EXERCISE REQUIREMENTS → Can the data below be set down again exactly, line for line?

THE DATA →
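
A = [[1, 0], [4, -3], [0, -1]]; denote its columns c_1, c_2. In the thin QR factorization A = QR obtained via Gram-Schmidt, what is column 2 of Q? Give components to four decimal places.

c_1 = (1, 4, 0); ‖c_1‖ = 4.1231, so q_1 = (0.2425, 0.9701, 0.0000).
q_1·c_2 = 0.2425·0 + 0.9701·(-3) + 0.0000·(-1) = -2.9104.
u_2 = c_2 + 2.9104·q_1 = (0.7059, -0.1765, -1.0000).
‖u_2‖ = 1.2367, so q_2 = (0.5708, -0.1427, -0.8086).

q_2 = (0.5708, -0.1427, -0.8086)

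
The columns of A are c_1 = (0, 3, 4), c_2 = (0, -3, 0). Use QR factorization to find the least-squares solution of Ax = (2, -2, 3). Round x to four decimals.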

TASK RESULT →
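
A = [[1, 0], [4, -3], [0, -1]]; denote its columns c_1, c_2. In the thin QR factorization A = QR obtained via Gram-Schmidt, what is column 2 of Q? Give components to four decimal places.

c_1 = (1, 4, 0); ‖c_1‖ = 4.1231, so q_1 = (0.2425, 0.9701, 0.0000).
q_1·c_2 = 0.2425·0 + 0.9701·(-3) + 0.0000·(-1) = -2.9104.
u_2 = c_2 + 2.9104·q_1 = (0.7059, -0.1765, -1.0000).
‖u_2‖ = 1.2367, so q_2 = (0.5708, -0.1427, -0.8086).

q_2 = (0.5708, -0.1427, -0.8086)

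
The columns of A are c_1 = (0, 3, 4), c_2 = (0, -3, 0). Use QR factorization to find the least-squares solution of Ax = (2, -2, 3). Round x to four decimals.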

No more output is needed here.